--- Information supplied Enclosed Below ---

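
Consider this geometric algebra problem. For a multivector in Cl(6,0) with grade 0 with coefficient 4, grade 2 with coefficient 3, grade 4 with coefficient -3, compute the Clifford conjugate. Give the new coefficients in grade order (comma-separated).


Clifford conjugate sign for grade k: (-1)^(k(k+1)/2)
Grade 0: (-1)^(0*1/2) = (-1)^0 = 1, coeff 4 -> 4
Grade 2: (-1)^(2*3/2) = (-1)^3 = -1, coeff 3 -> -3
Grade 4: (-1)^(4*5/2) = (-1)^10 = 1, coeff -3 -> -3
Conjugated coefficients: 4, -3, -3


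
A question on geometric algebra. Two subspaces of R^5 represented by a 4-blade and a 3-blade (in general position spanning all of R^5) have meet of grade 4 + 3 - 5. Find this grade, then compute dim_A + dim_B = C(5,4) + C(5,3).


Meet grade = grade(A) + grade(B) - n
= 4 + 3 - 5 = 2
C(5,4) = 5
C(5,3) = 10
dim_A + dim_B = 5 + 10 = 15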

--- End of Enclosed Information supplied ---

= What is needed =
Copy out all of the lines above exactly.

= Exercise result =
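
Consider this geometric algebra problem. For a multivector in Cl(6,0) with grade 0 with coefficient 4, grade 2 with coefficient 3, grade 4 with coefficient -3, compute the Clifford conjugate. Give the new coefficients in grade order (comma-separated).


Clifford conjugate sign for grade k: (-1)^(k(k+1)/2)
Grade 0: (-1)^(0*1/2) = (-1)^0 = 1, coeff 4 -> 4
Grade 2: (-1)^(2*3/2) = (-1)^3 = -1, coeff 3 -> -3
Grade 4: (-1)^(4*5/2) = (-1)^10 = 1, coeff -3 -> -3
Conjugated coefficients: 4, -3, -3


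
A question on geometric algebra. Two subspaces of R^5 represented by a 4-blade and a 3-blade (in general position spanning all of R^5) have meet of grade 4 + 3 - 5. Find this grade, then compute dim_A + dim_B = C(5,4) + C(5,3).


Meet grade = grade(A) + grade(B) - n
= 4 + 3 - 5 = 2
C(5,4) = 5
C(5,3) = 10
dim_A + dim_B = 5 + 10 = 15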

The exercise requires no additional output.